[Saved entries]
§

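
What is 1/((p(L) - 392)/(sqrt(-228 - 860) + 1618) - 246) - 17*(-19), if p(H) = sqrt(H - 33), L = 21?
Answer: (-64344021*I - 323*sqrt(3) + 317828*sqrt(17))/(-sqrt(3) - 199210*I + 984*sqrt(17)) ≈ 323.0 - 1.1548e-7*I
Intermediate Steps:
p(H) = sqrt(-33 + H)
1/((p(L) - 392)/(sqrt(-228 - 860) + 1618) - 246) - 17*(-19) = 1/((sqrt(-33 + 21) - 392)/(sqrt(-228 - 860) + 1618) - 246) - 17*(-19) = 1/((sqrt(-12) - 392)/(sqrt(-1088) + 1618) - 246) + 323 = 1/((2*I*sqrt(3) - 392)/(8*I*sqrt(17) + 1618) - 246) + 323 = 1/((-392 + 2*I*sqrt(3))/(1618 + 8*I*sqrt(17)) - 246) + 323 = 1/(-246 + (-392 + 2*I*sqrt(3))/(1618 + 8*I*sqrt(17))) + 323 = 323 + 1/(-246 + (-392 + 2*I*sqrt(3))/(1618 + 8*I*sqrt(17)))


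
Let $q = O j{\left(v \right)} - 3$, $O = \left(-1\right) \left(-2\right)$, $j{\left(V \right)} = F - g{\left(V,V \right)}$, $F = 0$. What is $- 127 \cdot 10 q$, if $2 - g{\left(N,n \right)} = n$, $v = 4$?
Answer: $-1270$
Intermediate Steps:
$g{\left(N,n \right)} = 2 - n$
$j{\left(V \right)} = -2 + V$ ($j{\left(V \right)} = 0 - \left(2 - V\right) = 0 + \left(-2 + V\right) = -2 + V$)
$O = 2$
$q = 1$ ($q = 2 \left(-2 + 4\right) - 3 = 2 \cdot 2 - 3 = 4 - 3 = 1$)
$- 127 \cdot 10 q = - 127 \cdot 10 \cdot 1 = \left(-127\right) 10 = -1270$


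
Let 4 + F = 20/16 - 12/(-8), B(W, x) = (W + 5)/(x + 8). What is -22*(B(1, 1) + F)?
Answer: 77/6 ≈ 12.833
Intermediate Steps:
B(W, x) = (5 + W)/(8 + x)
F = -5/4 (F = -4 + (20/16 - 12/(-8)) = -4 + (20*(1/16) - 12*(-⅛)) = -4 + (5/4 + 3/2) = -4 + 11/4 = -5/4 ≈ -1.2500)
-22*(B(1, 1) + F) = -22*((5 + 1)/(8 + 1) - 5/4) = -22*(6/9 - 5/4) = -22*((⅑)*6 - 5/4) = -22*(⅔ - 5/4) = -22*(-7/12) = 77/6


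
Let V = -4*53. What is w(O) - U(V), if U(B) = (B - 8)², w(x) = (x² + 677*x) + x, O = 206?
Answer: 133704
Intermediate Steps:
w(x) = x² + 678*x
V = -212
U(B) = (-8 + B)²
w(O) - U(V) = 206*(678 + 206) - (-8 - 212)² = 206*884 - 1*(-220)² = 182104 - 1*48400 = 182104 - 48400 = 133704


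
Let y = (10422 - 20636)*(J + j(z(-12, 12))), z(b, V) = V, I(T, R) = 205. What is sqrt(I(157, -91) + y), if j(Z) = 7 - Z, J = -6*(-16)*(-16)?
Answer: sqrt(15739979) ≈ 3967.4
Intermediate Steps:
J = -1536 (J = 96*(-16) = -1536)
y = 15739774 (y = (10422 - 20636)*(-1536 + (7 - 1*12)) = -10214*(-1536 + (7 - 12)) = -10214*(-1536 - 5) = -10214*(-1541) = 15739774)
sqrt(I(157, -91) + y) = sqrt(205 + 15739774) = sqrt(15739979)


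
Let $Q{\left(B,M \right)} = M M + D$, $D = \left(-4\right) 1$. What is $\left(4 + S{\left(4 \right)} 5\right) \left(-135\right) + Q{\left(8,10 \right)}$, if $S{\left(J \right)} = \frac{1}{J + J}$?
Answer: $- \frac{4227}{8} \approx -528.38$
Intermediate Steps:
$D = -4$
$S{\left(J \right)} = \frac{1}{2 J}$
$Q{\left(B,M \right)} = -4 + M^{2}$ ($Q{\left(B,M \right)} = M M - 4 = M^{2} - 4 = -4 + M^{2}$)
$\left(4 + S{\left(4 \right)} 5\right) \left(-135\right) + Q{\left(8,10 \right)} = \left(4 + \frac{1}{2 \cdot 4} \cdot 5\right) \left(-135\right) - \left(4 - 10^{2}\right) = \left(4 + \frac{1}{2} \cdot \frac{1}{4} \cdot 5\right) \left(-135\right) + \left(-4 + 100\right) = \left(4 + \frac{1}{8} \cdot 5\right) \left(-135\right) + 96 = \left(4 + \frac{5}{8}\right) \left(-135\right) + 96 = \frac{37}{8} \left(-135\right) + 96 = - \frac{4995}{8} + 96 = - \frac{4227}{8}$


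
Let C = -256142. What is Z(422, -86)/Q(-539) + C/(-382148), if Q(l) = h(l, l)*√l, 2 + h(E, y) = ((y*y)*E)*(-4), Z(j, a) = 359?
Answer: 128071/191074 - 359*I*√11/48229972098 ≈ 0.67027 - 2.4687e-8*I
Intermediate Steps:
h(E, y) = -2 - 4*E*y² (h(E, y) = -2 + ((y*y)*E)*(-4) = -2 + (y²*E)*(-4) = -2 + (E*y²)*(-4) = -2 - 4*E*y²)
Q(l) = √l*(-2 - 4*l³) (Q(l) = (-2 - 4*l*l²)*√l = (-2 - 4*l³)*√l = √l*(-2 - 4*l³))
Z(422, -86)/Q(-539) + C/(-382148) = 359/((√(-539)*(-2 - 4*(-539)³))) - 256142/(-382148) = 359/(((7*I*√11)*(-2 - 4*(-156590819)))) - 256142*(-1/382148) = 359/(((7*I*√11)*(-2 + 626363276))) + 128071/191074 = 359/(((7*I*√11)*626363274)) + 128071/191074 = 359/((4384542918*I*√11)) + 128071/191074 = 359*(-I*√11/48229972098) + 128071/191074 = -359*I*√11/48229972098 + 128071/191074 = 128071/191074 - 359*I*√11/48229972098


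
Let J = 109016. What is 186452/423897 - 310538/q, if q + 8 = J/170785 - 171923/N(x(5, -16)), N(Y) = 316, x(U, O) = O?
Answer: 7109695033589507668/12614820757103163 ≈ 563.60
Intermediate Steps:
q = -29759164979/53968060 (q = -8 + (109016/170785 - 171923/316) = -8 - 29327420499/53968060 = -29759164979/53968060 ≈ -551.42)
186452/423897 - 310538/q = 186452/423897 - 310538/(-29759164979/53968060) = 186452*(1/423897) - 310538*(-53968060/29759164979) = 186452/423897 + 16759133416280/29759164979 = 7109695033589507668/12614820757103163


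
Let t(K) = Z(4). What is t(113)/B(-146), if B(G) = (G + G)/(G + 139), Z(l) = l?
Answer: 7/73 ≈ 0.095890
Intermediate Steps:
B(G) = 2*G/(139 + G) (B(G) = (2*G)/(139 + G) = 2*G/(139 + G))
t(K) = 4
t(113)/B(-146) = 4/((2*(-146)/(139 - 146))) = 4/((2*(-146)/(-7))) = 4/((2*(-146)*(-⅐))) = 4/(292/7) = 4*(7/292) = 7/73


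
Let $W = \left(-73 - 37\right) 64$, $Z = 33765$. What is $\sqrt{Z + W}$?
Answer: $5 \sqrt{1069} \approx 163.48$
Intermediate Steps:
$W = -7040$ ($W = \left(-110\right) 64 = -7040$)
$\sqrt{Z + W} = \sqrt{33765 - 7040} = \sqrt{26725} = 5 \sqrt{1069}$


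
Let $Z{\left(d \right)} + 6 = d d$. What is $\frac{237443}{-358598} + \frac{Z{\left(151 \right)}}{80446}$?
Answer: $- \frac{2731774542}{7211943677} \approx -0.37878$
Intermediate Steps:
$Z{\left(d \right)} = -6 + d^{2}$ ($Z{\left(d \right)} = -6 + d d = -6 + d^{2}$)
$\frac{237443}{-358598} + \frac{Z{\left(151 \right)}}{80446} = \frac{237443}{-358598} + \frac{-6 + 151^{2}}{80446} = 237443 \left(- \frac{1}{358598}\right) + \left(-6 + 22801\right) \frac{1}{80446} = - \frac{237443}{358598} + 22795 \cdot \frac{1}{80446} = - \frac{237443}{358598} + \frac{22795}{80446} = - \frac{2731774542}{7211943677}$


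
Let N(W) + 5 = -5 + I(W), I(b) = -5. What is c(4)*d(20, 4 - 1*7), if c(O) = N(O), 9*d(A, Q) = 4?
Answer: -20/3 ≈ -6.6667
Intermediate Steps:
d(A, Q) = 4/9 (d(A, Q) = (⅑)*4 = 4/9)
N(W) = -15 (N(W) = -5 + (-5 - 5) = -5 - 10 = -15)
c(O) = -15
c(4)*d(20, 4 - 1*7) = -15*4/9 = -20/3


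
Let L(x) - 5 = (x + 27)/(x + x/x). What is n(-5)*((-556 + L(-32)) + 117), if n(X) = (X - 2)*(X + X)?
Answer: -941430/31 ≈ -30369.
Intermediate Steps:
L(x) = 5 + (27 + x)/(1 + x) (L(x) = 5 + (x + 27)/(x + x/x) = 5 + (27 + x)/(x + 1) = 5 + (27 + x)/(1 + x))
n(X) = 2*X*(-2 + X) (n(X) = (-2 + X)*(2*X) = 2*X*(-2 + X))
n(-5)*((-556 + L(-32)) + 117) = (2*(-5)*(-2 - 5))*((-556 + 2*(16 + 3*(-32))/(1 - 32)) + 117) = (2*(-5)*(-7))*((-556 + 2*(16 - 96)/(-31)) + 117) = 70*((-556 + 2*(-1/31)*(-80)) + 117) = 70*((-556 + 160/31) + 117) = 70*(-17076/31 + 117) = 70*(-13449/31) = -941430/31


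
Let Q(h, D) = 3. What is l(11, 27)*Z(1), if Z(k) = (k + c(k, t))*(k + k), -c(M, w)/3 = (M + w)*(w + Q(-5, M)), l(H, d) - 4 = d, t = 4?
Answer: -6448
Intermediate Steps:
l(H, d) = 4 + d
c(M, w) = -3*(3 + w)*(M + w) (c(M, w) = -3*(M + w)*(w + 3) = -3*(M + w)*(3 + w) = -3*(3 + w)*(M + w))
Z(k) = 2*k*(-84 - 20*k) (Z(k) = (k + (-9*k - 9*4 - 3*4² - 3*k*4))*(k + k) = (k + (-9*k - 36 - 3*16 - 12*k))*(2*k) = (k + (-9*k - 36 - 48 - 12*k))*(2*k) = (k + (-84 - 21*k))*(2*k) = (-84 - 20*k)*(2*k) = 2*k*(-84 - 20*k))
l(11, 27)*Z(1) = (4 + 27)*(-8*1*(21 + 5*1)) = 31*(-8*1*(21 + 5)) = 31*(-8*1*26) = 31*(-208) = -6448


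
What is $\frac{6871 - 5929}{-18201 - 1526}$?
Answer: $- \frac{942}{19727} \approx -0.047752$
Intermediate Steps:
$\frac{6871 - 5929}{-18201 - 1526} = \frac{942}{-19727} = 942 \left(- \frac{1}{19727}\right) = - \frac{942}{19727}$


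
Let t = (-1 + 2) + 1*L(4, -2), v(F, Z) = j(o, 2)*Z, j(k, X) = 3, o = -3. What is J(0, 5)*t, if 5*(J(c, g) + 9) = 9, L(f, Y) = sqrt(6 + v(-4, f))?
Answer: -36/5 - 108*sqrt(2)/5 ≈ -37.747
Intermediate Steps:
v(F, Z) = 3*Z
L(f, Y) = sqrt(6 + 3*f)
J(c, g) = -36/5 (J(c, g) = -9 + (1/5)*9 = -9 + 9/5 = -36/5)
t = 1 + 3*sqrt(2) (t = (-1 + 2) + 1*sqrt(6 + 3*4) = 1 + 1*sqrt(6 + 12) = 1 + 1*sqrt(18) = 1 + 1*(3*sqrt(2)) = 1 + 3*sqrt(2) ≈ 5.2426)
J(0, 5)*t = -36*(1 + 3*sqrt(2))/5 = -36/5 - 108*sqrt(2)/5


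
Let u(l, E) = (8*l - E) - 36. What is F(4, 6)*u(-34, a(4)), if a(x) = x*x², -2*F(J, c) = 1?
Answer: 186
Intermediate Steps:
F(J, c) = -½ (F(J, c) = -½*1 = -½)
a(x) = x³
u(l, E) = -36 - E + 8*l (u(l, E) = (-E + 8*l) - 36 = -36 - E + 8*l)
F(4, 6)*u(-34, a(4)) = -(-36 - 1*4³ + 8*(-34))/2 = -(-36 - 1*64 - 272)/2 = -(-36 - 64 - 272)/2 = -½*(-372) = 186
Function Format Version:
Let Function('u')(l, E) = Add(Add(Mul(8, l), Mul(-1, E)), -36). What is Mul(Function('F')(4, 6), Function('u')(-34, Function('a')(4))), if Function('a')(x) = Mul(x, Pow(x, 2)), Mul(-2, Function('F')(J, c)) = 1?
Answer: 186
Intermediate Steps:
Function('F')(J, c) = Rational(-1, 2) (Function('F')(J, c) = Mul(Rational(-1, 2), 1) = Rational(-1, 2))
Function('a')(x) = Pow(x, 3)
Function('u')(l, E) = Add(-36, Mul(-1, E), Mul(8, l)) (Function('u')(l, E) = Add(Add(Mul(-1, E), Mul(8, l)), -36) = Add(-36, Mul(-1, E), Mul(8, l)))
Mul(Function('F')(4, 6), Function('u')(-34, Function('a')(4))) = Mul(Rational(-1, 2), Add(-36, Mul(-1, Pow(4, 3)), Mul(8, -34))) = Mul(Rational(-1, 2), Add(-36, Mul(-1, 64), -272)) = Mul(Rational(-1, 2), Add(-36, -64, -272)) = Mul(Rational(-1, 2), -372) = 186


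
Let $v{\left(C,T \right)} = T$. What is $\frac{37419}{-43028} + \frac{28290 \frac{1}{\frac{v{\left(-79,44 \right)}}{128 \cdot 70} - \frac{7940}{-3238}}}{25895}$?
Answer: $- \frac{9074396086733}{21351161695756} \approx -0.42501$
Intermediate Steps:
$\frac{37419}{-43028} + \frac{28290 \frac{1}{\frac{v{\left(-79,44 \right)}}{128 \cdot 70} - \frac{7940}{-3238}}}{25895} = \frac{37419}{-43028} + \frac{28290 \frac{1}{\frac{44}{128 \cdot 70} - \frac{7940}{-3238}}}{25895} = 37419 \left(- \frac{1}{43028}\right) + \frac{28290}{\frac{44}{8960} - - \frac{3970}{1619}} \cdot \frac{1}{25895} = - \frac{37419}{43028} + \frac{28290}{44 \cdot \frac{1}{8960} + \frac{3970}{1619}} \cdot \frac{1}{25895} = - \frac{37419}{43028} + \frac{28290}{\frac{11}{2240} + \frac{3970}{1619}} \cdot \frac{1}{25895} = - \frac{37419}{43028} + \frac{28290}{\frac{8910609}{3626560}} \cdot \frac{1}{25895} = - \frac{37419}{43028} + 28290 \cdot \frac{3626560}{8910609} \cdot \frac{1}{25895} = - \frac{37419}{43028} + \frac{34198460800}{2970203} \cdot \frac{1}{25895} = - \frac{37419}{43028} + \frac{6839692160}{15382681337} = - \frac{9074396086733}{21351161695756}$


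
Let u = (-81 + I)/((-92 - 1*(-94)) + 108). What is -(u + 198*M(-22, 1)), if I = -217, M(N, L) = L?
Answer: -10741/55 ≈ -195.29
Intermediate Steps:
u = -149/55 (u = (-81 - 217)/((-92 - 1*(-94)) + 108) = -298/((-92 + 94) + 108) = -298/(2 + 108) = -298/110 = -298*1/110 = -149/55 ≈ -2.7091)
-(u + 198*M(-22, 1)) = -(-149/55 + 198*1) = -(-149/55 + 198) = -1*10741/55 = -10741/55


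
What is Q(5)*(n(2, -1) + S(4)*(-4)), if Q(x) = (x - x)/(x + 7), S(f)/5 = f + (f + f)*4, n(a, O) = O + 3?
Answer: 0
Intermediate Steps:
n(a, O) = 3 + O
S(f) = 45*f (S(f) = 5*(f + (f + f)*4) = 5*(f + (2*f)*4) = 5*(f + 8*f) = 5*(9*f) = 45*f)
Q(x) = 0 (Q(x) = 0/(7 + x) = 0)
Q(5)*(n(2, -1) + S(4)*(-4)) = 0*((3 - 1) + (45*4)*(-4)) = 0*(2 + 180*(-4)) = 0*(2 - 720) = 0*(-718) = 0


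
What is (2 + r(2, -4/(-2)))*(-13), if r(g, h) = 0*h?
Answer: -26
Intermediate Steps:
r(g, h) = 0
(2 + r(2, -4/(-2)))*(-13) = (2 + 0)*(-13) = 2*(-13) = -26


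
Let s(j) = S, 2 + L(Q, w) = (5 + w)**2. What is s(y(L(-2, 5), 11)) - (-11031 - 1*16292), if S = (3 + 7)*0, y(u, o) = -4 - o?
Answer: 27323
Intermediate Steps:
L(Q, w) = -2 + (5 + w)**2
S = 0 (S = 10*0 = 0)
s(j) = 0
s(y(L(-2, 5), 11)) - (-11031 - 1*16292) = 0 - (-11031 - 1*16292) = 0 - (-11031 - 16292) = 0 - 1*(-27323) = 0 + 27323 = 27323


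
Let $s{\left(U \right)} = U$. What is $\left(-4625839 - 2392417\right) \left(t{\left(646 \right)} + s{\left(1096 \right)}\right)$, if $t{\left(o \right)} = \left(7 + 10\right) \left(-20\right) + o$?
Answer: $-9839594912$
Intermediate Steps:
$t{\left(o \right)} = -340 + o$ ($t{\left(o \right)} = 17 \left(-20\right) + o = -340 + o$)
$\left(-4625839 - 2392417\right) \left(t{\left(646 \right)} + s{\left(1096 \right)}\right) = \left(-4625839 - 2392417\right) \left(\left(-340 + 646\right) + 1096\right) = - 7018256 \left(306 + 1096\right) = \left(-7018256\right) 1402 = -9839594912$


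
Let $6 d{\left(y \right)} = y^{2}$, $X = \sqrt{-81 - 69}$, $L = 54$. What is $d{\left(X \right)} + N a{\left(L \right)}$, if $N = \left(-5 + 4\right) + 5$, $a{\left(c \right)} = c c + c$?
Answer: $11855$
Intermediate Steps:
$a{\left(c \right)} = c + c^{2}$ ($a{\left(c \right)} = c^{2} + c = c + c^{2}$)
$X = 5 i \sqrt{6}$ ($X = \sqrt{-150} = 5 i \sqrt{6} \approx 12.247 i$)
$N = 4$ ($N = -1 + 5 = 4$)
$d{\left(y \right)} = \frac{y^{2}}{6}$
$d{\left(X \right)} + N a{\left(L \right)} = \frac{\left(5 i \sqrt{6}\right)^{2}}{6} + 4 \cdot 54 \left(1 + 54\right) = \frac{1}{6} \left(-150\right) + 4 \cdot 54 \cdot 55 = -25 + 4 \cdot 2970 = -25 + 11880 = 11855$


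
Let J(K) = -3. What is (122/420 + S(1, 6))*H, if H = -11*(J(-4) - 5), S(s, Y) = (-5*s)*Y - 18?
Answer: -440836/105 ≈ -4198.4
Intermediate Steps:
S(s, Y) = -18 - 5*Y*s (S(s, Y) = -5*Y*s - 18 = -18 - 5*Y*s)
H = 88 (H = -11*(-3 - 5) = -11*(-8) = 88)
(122/420 + S(1, 6))*H = (122/420 + (-18 - 5*6*1))*88 = (122*(1/420) + (-18 - 30))*88 = (61/210 - 48)*88 = -10019/210*88 = -440836/105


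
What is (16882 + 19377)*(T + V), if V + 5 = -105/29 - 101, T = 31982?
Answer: 33514157441/29 ≈ 1.1557e+9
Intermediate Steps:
V = -3179/29 (V = -5 + (-105/29 - 101) = -5 - 3034/29 = -3179/29 ≈ -109.62)
(16882 + 19377)*(T + V) = (16882 + 19377)*(31982 - 3179/29) = 36259*(924299/29) = 33514157441/29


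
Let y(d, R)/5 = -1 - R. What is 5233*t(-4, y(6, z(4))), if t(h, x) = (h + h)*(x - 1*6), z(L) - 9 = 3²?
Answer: 4228264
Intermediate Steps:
z(L) = 18 (z(L) = 9 + 3² = 9 + 9 = 18)
y(d, R) = -5 - 5*R (y(d, R) = 5*(-1 - R) = -5 - 5*R)
t(h, x) = 2*h*(-6 + x) (t(h, x) = (2*h)*(x - 6) = (2*h)*(-6 + x) = 2*h*(-6 + x))
5233*t(-4, y(6, z(4))) = 5233*(2*(-4)*(-6 + (-5 - 5*18))) = 5233*(2*(-4)*(-6 + (-5 - 90))) = 5233*(2*(-4)*(-6 - 95)) = 5233*(2*(-4)*(-101)) = 5233*808 = 4228264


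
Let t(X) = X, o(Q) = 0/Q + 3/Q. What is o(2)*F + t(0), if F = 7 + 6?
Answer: 39/2 ≈ 19.500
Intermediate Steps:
F = 13
o(Q) = 3/Q (o(Q) = 0 + 3/Q = 3/Q)
o(2)*F + t(0) = (3/2)*13 + 0 = 39/2 + 0 = 39/2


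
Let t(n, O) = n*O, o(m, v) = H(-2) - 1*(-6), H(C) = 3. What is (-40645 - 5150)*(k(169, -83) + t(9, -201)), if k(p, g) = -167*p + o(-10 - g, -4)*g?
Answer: 1409524305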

§

▸ **Brief**: Give an exact copy of the lines above, from the top of the records to the line that contains "Answer: 133704", taking in both ends.

▸ **Reply**:
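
What is 1/((p(L) - 392)/(sqrt(-228 - 860) + 1618) - 246) - 17*(-19), if p(H) = sqrt(H - 33), L = 21?
Answer: (-64344021*I - 323*sqrt(3) + 317828*sqrt(17))/(-sqrt(3) - 199210*I + 984*sqrt(17)) ≈ 323.0 - 1.1548e-7*I
Intermediate Steps:
p(H) = sqrt(-33 + H)
1/((p(L) - 392)/(sqrt(-228 - 860) + 1618) - 246) - 17*(-19) = 1/((sqrt(-33 + 21) - 392)/(sqrt(-228 - 860) + 1618) - 246) - 17*(-19) = 1/((sqrt(-12) - 392)/(sqrt(-1088) + 1618) - 246) + 323 = 1/((2*I*sqrt(3) - 392)/(8*I*sqrt(17) + 1618) - 246) + 323 = 1/((-392 + 2*I*sqrt(3))/(1618 + 8*I*sqrt(17)) - 246) + 323 = 1/(-246 + (-392 + 2*I*sqrt(3))/(1618 + 8*I*sqrt(17))) + 323 = 323 + 1/(-246 + (-392 + 2*I*sqrt(3))/(1618 + 8*I*sqrt(17)))


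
Let $q = O j{\left(v \right)} - 3$, $O = \left(-1\right) \left(-2\right)$, $j{\left(V \right)} = F - g{\left(V,V \right)}$, $F = 0$. What is $- 127 \cdot 10 q$, if $2 - g{\left(N,n \right)} = n$, $v = 4$?
Answer: $-1270$
Intermediate Steps:
$g{\left(N,n \right)} = 2 - n$
$j{\left(V \right)} = -2 + V$ ($j{\left(V \right)} = 0 - \left(2 - V\right) = 0 + \left(-2 + V\right) = -2 + V$)
$O = 2$
$q = 1$ ($q = 2 \left(-2 + 4\right) - 3 = 2 \cdot 2 - 3 = 4 - 3 = 1$)
$- 127 \cdot 10 q = - 127 \cdot 10 \cdot 1 = \left(-127\right) 10 = -1270$


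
Let 4 + F = 20/16 - 12/(-8), B(W, x) = (W + 5)/(x + 8). What is -22*(B(1, 1) + F)?
Answer: 77/6 ≈ 12.833
Intermediate Steps:
B(W, x) = (5 + W)/(8 + x)
F = -5/4 (F = -4 + (20/16 - 12/(-8)) = -4 + (20*(1/16) - 12*(-⅛)) = -4 + (5/4 + 3/2) = -4 + 11/4 = -5/4 ≈ -1.2500)
-22*(B(1, 1) + F) = -22*((5 + 1)/(8 + 1) - 5/4) = -22*(6/9 - 5/4) = -22*((⅑)*6 - 5/4) = -22*(⅔ - 5/4) = -22*(-7/12) = 77/6


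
Let V = -4*53. What is w(O) - U(V), if U(B) = (B - 8)², w(x) = (x² + 677*x) + x, O = 206?
Answer: 133704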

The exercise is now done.